> [Task description] Beginning with the line below that contains "Tomas Weber | Cobalt Pty Ltd | 75%" and ending with the line that contains "For the purposes", copy every line exactly. Copy nothing else.

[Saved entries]

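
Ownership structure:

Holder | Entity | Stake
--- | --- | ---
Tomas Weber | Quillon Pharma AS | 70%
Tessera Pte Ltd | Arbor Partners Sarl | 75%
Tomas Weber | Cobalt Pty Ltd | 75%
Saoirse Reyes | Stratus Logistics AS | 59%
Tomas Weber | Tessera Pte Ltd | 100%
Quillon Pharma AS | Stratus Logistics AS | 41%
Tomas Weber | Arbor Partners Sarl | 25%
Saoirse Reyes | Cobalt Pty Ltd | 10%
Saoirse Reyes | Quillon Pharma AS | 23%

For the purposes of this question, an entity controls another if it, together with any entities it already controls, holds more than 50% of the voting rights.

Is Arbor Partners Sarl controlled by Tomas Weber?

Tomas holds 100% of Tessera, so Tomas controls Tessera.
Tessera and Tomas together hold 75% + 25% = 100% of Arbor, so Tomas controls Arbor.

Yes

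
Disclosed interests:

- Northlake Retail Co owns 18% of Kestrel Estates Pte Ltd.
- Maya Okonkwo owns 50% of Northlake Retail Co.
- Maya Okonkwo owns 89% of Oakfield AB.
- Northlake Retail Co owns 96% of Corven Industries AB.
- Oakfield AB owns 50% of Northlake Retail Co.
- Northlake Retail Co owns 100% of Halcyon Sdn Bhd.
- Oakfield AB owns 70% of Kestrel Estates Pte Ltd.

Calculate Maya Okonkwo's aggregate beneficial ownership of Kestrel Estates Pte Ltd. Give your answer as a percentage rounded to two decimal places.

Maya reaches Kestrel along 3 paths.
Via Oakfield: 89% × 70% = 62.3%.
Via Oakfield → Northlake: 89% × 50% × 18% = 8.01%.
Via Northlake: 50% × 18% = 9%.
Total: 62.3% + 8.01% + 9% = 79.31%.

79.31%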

* * *

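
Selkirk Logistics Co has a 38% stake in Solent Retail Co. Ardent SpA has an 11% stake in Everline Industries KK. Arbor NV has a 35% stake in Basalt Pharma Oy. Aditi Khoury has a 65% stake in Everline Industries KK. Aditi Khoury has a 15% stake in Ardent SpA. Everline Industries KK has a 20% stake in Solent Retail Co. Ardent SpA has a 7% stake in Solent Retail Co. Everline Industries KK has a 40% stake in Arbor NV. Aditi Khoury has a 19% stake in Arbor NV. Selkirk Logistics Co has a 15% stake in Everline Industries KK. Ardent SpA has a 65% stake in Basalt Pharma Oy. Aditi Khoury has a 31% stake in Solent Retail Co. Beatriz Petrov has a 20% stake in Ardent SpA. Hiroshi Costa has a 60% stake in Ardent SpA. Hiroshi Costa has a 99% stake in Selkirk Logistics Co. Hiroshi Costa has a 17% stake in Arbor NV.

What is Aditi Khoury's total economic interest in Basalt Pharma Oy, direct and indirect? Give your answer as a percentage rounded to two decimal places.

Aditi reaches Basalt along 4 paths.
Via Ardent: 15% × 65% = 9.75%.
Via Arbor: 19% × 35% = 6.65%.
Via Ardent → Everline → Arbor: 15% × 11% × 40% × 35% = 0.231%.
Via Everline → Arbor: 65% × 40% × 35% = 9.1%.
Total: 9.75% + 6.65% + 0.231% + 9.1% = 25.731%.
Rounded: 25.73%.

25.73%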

> [Task output]
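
Tomas Weber | Cobalt Pty Ltd | 75%
Saoirse Reyes | Stratus Logistics AS | 59%
Tomas Weber | Tessera Pte Ltd | 100%
Quillon Pharma AS | Stratus Logistics AS | 41%
Tomas Weber | Arbor Partners Sarl | 25%
Saoirse Reyes | Cobalt Pty Ltd | 10%
Saoirse Reyes | Quillon Pharma AS | 23%

For the purposes of this question, an entity controls another if it, together with any entities it already controls, holds more than 50% of the voting rights.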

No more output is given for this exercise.